■ REQUIRED WORK ■
Give back exactly the lines of the entries below from the line with "Greywater: capacity 9, population 4" to the line with "Fernhollow: capacity 15, population 25", inclusive, and only those.

■ SUPPLIED DATA ■
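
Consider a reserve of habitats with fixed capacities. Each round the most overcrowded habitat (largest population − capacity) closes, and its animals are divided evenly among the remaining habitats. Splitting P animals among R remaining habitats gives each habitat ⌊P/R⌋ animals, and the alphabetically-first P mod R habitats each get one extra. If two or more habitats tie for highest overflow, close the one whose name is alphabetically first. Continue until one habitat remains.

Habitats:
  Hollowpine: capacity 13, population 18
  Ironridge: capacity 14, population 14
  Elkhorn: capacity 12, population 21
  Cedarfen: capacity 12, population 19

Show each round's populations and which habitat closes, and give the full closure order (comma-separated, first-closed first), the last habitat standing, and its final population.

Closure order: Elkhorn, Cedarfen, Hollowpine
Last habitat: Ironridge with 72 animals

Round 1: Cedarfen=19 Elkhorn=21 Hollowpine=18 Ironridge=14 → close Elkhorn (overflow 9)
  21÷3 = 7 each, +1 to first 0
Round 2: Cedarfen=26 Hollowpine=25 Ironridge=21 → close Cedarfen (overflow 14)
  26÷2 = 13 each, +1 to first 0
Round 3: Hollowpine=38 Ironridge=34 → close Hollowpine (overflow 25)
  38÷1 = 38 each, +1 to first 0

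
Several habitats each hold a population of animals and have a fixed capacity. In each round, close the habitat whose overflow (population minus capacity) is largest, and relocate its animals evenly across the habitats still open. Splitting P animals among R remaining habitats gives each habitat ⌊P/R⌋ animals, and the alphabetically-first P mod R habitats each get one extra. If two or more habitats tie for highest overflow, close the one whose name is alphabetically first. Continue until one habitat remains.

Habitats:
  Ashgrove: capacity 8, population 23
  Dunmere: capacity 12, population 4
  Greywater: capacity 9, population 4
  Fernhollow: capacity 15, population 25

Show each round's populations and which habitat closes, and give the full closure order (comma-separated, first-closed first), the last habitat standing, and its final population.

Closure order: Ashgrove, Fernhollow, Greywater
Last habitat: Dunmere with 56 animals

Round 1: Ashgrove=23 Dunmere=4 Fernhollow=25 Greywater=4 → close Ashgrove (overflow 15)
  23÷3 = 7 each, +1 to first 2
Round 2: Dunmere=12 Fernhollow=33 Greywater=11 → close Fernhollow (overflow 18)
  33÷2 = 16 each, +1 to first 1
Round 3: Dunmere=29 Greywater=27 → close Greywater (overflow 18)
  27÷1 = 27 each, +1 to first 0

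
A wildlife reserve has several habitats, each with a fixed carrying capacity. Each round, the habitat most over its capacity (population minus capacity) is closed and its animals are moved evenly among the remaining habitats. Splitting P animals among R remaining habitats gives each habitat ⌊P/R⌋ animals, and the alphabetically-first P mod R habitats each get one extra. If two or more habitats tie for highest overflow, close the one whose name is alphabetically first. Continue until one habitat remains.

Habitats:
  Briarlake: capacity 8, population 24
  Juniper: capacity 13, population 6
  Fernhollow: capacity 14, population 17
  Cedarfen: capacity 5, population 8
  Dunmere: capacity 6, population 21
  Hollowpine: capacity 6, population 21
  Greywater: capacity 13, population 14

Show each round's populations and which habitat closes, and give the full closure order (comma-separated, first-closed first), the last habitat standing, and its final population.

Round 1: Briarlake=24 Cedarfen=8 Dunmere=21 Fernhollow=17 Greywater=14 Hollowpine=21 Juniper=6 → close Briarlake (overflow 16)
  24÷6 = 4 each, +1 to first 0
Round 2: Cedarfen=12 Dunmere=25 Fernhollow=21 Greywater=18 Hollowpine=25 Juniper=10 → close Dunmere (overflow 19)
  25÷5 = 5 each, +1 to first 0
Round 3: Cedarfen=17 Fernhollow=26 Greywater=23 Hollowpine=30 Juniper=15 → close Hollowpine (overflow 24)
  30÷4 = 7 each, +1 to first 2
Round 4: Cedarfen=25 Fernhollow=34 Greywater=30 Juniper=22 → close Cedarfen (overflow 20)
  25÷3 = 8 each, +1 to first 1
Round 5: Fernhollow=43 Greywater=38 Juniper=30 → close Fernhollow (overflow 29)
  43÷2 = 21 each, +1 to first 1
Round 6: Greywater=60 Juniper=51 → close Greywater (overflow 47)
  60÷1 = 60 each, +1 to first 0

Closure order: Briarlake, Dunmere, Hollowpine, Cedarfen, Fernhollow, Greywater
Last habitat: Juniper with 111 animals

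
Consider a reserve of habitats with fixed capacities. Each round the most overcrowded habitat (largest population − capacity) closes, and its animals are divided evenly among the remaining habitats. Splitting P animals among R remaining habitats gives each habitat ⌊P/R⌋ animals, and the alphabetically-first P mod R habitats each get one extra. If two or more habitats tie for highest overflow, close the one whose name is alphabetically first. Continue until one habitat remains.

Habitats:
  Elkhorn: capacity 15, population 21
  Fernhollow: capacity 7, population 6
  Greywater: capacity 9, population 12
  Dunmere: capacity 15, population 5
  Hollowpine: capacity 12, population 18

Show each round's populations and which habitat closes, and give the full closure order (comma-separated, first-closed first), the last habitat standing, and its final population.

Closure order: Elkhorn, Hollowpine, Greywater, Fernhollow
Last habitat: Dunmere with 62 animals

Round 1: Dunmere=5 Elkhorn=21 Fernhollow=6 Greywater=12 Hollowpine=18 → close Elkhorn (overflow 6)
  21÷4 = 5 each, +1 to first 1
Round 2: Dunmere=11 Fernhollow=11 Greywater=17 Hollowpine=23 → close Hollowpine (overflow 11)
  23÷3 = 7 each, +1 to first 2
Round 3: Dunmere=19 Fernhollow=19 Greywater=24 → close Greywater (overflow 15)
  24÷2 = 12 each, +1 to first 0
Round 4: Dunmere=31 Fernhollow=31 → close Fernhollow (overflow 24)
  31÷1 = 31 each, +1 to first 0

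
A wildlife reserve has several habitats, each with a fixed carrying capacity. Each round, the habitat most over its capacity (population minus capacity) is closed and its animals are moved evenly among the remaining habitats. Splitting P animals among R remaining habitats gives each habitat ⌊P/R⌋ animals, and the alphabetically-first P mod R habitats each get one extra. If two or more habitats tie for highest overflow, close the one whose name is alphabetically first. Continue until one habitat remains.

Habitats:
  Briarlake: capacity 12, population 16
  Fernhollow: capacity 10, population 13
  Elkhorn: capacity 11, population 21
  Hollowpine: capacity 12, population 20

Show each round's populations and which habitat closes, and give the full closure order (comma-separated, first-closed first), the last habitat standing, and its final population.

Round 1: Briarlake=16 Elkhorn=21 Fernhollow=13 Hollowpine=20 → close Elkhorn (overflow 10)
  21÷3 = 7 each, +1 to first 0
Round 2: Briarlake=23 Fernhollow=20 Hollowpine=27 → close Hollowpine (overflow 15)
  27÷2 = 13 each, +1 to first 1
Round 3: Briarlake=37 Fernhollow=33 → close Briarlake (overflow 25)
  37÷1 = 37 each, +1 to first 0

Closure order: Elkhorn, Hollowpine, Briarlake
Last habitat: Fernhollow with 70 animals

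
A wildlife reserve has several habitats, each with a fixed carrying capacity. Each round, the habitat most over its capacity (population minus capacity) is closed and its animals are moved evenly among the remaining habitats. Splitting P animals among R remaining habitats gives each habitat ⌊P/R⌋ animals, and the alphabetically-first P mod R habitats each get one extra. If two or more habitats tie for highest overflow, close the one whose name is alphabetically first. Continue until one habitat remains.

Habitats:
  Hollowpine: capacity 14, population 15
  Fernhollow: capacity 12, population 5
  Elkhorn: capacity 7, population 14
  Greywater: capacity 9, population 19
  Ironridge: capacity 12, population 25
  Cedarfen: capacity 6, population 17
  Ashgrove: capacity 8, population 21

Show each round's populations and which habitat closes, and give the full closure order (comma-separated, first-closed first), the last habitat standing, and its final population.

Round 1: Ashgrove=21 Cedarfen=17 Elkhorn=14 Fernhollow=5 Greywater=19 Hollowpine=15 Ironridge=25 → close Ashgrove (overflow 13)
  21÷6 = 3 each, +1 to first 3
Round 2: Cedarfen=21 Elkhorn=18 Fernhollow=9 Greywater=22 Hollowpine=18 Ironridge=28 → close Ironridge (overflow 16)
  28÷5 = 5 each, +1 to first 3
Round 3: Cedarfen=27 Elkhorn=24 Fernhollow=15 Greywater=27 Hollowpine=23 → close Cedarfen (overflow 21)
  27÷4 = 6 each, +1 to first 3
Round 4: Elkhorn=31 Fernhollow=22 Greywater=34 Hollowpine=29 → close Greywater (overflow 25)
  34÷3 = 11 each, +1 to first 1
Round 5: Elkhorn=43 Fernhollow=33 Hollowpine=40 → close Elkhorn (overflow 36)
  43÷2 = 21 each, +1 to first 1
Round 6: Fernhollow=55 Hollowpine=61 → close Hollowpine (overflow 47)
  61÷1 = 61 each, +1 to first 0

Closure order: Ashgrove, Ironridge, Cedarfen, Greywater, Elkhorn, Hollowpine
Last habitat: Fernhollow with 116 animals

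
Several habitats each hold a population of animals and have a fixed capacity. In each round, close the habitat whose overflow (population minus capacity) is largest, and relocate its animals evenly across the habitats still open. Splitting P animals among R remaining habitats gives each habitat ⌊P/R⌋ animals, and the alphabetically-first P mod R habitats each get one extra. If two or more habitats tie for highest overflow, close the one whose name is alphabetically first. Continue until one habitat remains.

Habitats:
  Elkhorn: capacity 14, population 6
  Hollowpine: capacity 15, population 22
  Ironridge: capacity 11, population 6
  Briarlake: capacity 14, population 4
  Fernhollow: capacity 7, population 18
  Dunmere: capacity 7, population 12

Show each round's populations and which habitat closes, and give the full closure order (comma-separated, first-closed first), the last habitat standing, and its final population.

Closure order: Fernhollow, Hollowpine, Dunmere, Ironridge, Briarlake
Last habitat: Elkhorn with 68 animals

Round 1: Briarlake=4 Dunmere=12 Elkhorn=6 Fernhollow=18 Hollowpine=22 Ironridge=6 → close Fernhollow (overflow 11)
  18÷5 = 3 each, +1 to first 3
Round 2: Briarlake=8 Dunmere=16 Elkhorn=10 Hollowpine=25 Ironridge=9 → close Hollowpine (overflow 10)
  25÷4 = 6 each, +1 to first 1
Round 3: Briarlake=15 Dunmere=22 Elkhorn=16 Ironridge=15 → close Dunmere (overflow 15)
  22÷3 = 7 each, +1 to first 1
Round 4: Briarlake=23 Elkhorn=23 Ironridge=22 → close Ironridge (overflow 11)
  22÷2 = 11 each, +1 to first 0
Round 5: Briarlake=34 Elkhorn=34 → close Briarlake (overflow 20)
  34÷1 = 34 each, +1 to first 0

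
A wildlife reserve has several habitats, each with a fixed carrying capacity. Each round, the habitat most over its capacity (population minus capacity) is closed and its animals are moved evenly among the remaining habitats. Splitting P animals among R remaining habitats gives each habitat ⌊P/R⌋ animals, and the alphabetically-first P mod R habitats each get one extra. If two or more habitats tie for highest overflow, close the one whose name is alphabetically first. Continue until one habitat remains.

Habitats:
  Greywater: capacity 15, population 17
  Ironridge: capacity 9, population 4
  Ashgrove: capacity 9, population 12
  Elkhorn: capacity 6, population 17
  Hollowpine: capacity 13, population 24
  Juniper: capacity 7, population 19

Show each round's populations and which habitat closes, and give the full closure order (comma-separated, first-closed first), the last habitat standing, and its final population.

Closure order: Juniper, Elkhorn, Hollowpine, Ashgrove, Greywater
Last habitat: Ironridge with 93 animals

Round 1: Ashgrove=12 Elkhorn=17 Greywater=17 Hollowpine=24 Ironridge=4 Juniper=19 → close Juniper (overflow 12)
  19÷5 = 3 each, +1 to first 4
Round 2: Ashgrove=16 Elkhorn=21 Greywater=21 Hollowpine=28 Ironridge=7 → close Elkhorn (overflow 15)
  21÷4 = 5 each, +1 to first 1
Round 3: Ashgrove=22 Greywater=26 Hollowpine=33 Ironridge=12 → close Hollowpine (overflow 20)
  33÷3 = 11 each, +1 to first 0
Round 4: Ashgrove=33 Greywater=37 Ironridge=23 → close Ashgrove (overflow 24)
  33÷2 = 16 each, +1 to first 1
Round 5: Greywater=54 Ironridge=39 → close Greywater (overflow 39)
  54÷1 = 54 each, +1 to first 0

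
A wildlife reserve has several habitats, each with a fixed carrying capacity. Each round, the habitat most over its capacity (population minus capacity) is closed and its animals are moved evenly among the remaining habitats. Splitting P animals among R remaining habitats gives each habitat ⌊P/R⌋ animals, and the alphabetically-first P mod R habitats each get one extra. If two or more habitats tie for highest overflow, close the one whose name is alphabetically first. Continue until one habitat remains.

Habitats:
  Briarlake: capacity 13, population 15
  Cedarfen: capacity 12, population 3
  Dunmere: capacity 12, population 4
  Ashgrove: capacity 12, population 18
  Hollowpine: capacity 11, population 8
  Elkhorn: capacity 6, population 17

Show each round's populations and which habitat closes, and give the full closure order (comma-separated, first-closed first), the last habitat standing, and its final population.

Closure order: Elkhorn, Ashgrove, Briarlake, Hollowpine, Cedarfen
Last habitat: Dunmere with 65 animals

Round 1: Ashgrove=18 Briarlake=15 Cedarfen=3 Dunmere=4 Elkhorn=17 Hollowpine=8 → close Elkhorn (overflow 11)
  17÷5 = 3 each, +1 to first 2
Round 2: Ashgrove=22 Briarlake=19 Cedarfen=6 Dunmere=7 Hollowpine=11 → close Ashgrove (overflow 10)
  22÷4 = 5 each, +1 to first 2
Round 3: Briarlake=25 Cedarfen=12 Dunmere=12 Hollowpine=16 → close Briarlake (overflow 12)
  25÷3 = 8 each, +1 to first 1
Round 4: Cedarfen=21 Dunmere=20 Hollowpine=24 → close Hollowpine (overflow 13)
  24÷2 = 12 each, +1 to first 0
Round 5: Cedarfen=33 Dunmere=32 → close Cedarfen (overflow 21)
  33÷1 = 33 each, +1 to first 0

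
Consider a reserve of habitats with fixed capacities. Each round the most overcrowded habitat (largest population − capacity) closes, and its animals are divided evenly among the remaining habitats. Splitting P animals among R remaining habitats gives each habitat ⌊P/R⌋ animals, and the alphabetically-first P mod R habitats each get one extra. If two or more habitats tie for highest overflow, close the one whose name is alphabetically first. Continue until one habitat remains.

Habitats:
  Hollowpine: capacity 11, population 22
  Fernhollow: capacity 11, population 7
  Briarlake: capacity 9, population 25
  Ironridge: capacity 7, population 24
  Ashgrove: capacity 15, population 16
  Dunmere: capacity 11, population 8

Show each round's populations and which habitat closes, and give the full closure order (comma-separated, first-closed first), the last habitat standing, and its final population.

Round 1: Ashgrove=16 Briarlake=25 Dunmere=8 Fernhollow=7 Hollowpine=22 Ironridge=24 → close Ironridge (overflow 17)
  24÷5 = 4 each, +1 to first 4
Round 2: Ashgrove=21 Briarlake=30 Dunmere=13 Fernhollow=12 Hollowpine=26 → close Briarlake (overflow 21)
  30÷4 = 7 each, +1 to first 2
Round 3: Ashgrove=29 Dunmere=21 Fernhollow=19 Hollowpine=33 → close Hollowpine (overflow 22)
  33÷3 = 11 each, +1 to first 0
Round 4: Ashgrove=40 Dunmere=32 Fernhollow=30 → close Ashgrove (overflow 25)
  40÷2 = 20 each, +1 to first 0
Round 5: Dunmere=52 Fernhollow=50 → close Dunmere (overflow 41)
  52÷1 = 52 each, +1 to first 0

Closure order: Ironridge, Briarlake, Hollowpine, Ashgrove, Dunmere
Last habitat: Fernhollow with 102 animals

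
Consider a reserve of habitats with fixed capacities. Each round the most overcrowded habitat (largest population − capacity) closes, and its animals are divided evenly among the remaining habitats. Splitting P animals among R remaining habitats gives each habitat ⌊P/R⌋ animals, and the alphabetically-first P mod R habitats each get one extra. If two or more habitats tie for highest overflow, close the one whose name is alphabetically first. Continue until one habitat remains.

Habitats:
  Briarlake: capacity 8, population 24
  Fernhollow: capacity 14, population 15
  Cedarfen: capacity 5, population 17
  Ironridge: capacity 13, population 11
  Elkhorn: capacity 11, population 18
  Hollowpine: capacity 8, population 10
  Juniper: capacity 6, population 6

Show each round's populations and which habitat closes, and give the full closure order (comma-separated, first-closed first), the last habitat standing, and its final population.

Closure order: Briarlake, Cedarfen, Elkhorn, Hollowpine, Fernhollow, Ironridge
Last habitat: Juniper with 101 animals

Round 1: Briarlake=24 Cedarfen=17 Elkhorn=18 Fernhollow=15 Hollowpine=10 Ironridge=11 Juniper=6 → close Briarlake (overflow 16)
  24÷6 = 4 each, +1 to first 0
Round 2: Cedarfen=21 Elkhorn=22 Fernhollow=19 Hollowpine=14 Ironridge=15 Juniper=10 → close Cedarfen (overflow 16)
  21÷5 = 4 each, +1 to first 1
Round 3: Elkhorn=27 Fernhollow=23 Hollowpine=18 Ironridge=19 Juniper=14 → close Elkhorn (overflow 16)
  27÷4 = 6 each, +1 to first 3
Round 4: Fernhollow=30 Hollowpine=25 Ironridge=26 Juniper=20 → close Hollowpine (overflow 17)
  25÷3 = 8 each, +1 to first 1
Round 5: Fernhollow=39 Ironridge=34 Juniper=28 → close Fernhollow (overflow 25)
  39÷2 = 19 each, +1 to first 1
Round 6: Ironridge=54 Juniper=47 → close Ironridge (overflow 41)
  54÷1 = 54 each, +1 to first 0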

■ RESPONSE TO THE TASK ■
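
  Greywater: capacity 9, population 4
  Fernhollow: capacity 15, population 25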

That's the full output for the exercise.